» Exercise details:
Every line of the data below should be written out word for word.

» Source data:
§

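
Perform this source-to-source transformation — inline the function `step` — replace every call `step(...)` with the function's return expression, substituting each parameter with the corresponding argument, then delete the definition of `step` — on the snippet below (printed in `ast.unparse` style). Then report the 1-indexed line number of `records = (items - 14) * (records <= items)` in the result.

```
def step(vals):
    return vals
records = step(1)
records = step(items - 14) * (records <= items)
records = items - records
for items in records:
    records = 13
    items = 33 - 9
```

Transformed code:
records = 1
records = (items - 14) * (records <= items)
records = items - records
for items in records:
    records = 13
    items = 33 - 9

2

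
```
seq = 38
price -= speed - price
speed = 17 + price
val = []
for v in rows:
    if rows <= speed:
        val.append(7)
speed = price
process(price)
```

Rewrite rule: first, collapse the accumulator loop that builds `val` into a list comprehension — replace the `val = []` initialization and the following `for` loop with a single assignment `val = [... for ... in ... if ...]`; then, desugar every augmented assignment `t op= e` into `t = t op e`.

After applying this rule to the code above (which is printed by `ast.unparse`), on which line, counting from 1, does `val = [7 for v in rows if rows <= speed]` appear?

Transformed code:
seq = 38
price = price - (speed - price)
speed = 17 + price
val = [7 for v in rows if rows <= speed]
speed = price
process(price)

4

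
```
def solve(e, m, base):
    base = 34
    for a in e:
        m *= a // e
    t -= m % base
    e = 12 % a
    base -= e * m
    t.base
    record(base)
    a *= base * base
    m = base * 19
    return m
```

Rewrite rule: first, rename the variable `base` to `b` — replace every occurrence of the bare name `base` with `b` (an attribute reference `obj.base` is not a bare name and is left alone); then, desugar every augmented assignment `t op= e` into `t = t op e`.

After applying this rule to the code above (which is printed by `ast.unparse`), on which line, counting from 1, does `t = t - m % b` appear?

Transformed code:
def solve(e, m, b):
    b = 34
    for a in e:
        m = m * (a // e)
    t = t - m % b
    e = 12 % a
    b = b - e * m
    t.base
    record(b)
    a = a * (b * b)
    m = b * 19
    return m

5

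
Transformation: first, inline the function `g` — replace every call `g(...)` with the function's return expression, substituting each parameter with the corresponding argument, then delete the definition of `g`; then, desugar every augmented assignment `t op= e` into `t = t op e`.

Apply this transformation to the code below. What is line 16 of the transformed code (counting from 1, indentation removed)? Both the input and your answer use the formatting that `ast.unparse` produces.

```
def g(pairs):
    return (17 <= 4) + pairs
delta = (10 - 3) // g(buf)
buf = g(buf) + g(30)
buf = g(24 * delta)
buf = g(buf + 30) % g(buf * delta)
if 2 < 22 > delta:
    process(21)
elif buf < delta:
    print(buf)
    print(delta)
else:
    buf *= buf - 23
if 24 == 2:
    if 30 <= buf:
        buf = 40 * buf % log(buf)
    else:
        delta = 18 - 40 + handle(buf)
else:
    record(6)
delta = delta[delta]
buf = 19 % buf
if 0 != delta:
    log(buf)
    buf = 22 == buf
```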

§

» Solution for this problem:
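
Perform this source-to-source transformation — inline the function `step` — replace every call `step(...)` with the function's return expression, substituting each parameter with the corresponding argument, then delete the definition of `step` — on the snippet below (printed in `ast.unparse` style). Then report the 1-indexed line number of `records = (items - 14) * (records <= items)` in the result.

```
def step(vals):
    return vals
records = step(1)
records = step(items - 14) * (records <= items)
records = items - records
for items in records:
    records = 13
    items = 33 - 9
```

Transformed code:
records = 1
records = (items - 14) * (records <= items)
records = items - records
for items in records:
    records = 13
    items = 33 - 9

2

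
```
seq = 38
price -= speed - price
speed = 17 + price
val = []
for v in rows:
    if rows <= speed:
        val.append(7)
speed = price
process(price)
```

Rewrite rule: first, collapse the accumulator loop that builds `val` into a list comprehension — replace the `val = []` initialization and the following `for` loop with a single assignment `val = [... for ... in ... if ...]`; then, desugar every augmented assignment `t op= e` into `t = t op e`.

After applying this rule to the code above (which is printed by `ast.unparse`), on which line, counting from 1, does `val = [7 for v in rows if rows <= speed]` appear?

Transformed code:
seq = 38
price = price - (speed - price)
speed = 17 + price
val = [7 for v in rows if rows <= speed]
speed = price
process(price)

4

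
```
def solve(e, m, base):
    base = 34
    for a in e:
        m *= a // e
    t -= m % base
    e = 12 % a
    base -= e * m
    t.base
    record(base)
    a *= base * base
    m = base * 19
    return m
```

Rewrite rule: first, rename the variable `base` to `b` — replace every occurrence of the bare name `base` with `b` (an attribute reference `obj.base` is not a bare name and is left alone); then, desugar every augmented assignment `t op= e` into `t = t op e`.

After applying this rule to the code above (which is printed by `ast.unparse`), on which line, counting from 1, does `t = t - m % b` appear?

Transformed code:
def solve(e, m, b):
    b = 34
    for a in e:
        m = m * (a // e)
    t = t - m % b
    e = 12 % a
    b = b - e * m
    t.base
    record(b)
    a = a * (b * b)
    m = b * 19
    return m

5

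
Transformation: first, inline the function `g` — replace every call `g(...)` with the function's return expression, substituting each parameter with the corresponding argument, then delete the definition of `g`; then, desugar every augmented assignment `t op= e` into `t = t op e`.

Apply this transformation to the code below. What is line 16 of the transformed code (counting from 1, indentation removed)? Both the input and your answer use the formatting that `ast.unparse` produces.

```
def g(pairs):
    return (17 <= 4) + pairs
delta = (10 - 3) // g(buf)
buf = g(buf) + g(30)
buf = g(24 * delta)
buf = g(buf + 30) % g(buf * delta)
if 2 < 22 > delta:
    process(21)
elif buf < delta:
    print(buf)
    print(delta)
else:
    buf *= buf - 23
if 24 == 2:
    if 30 <= buf:
        buf = 40 * buf % log(buf)
    else:
        delta = 18 - 40 + handle(buf)
else:
    record(6)
delta = delta[delta]
buf = 19 % buf
if 0 != delta:
    log(buf)
    buf = 22 == buf
```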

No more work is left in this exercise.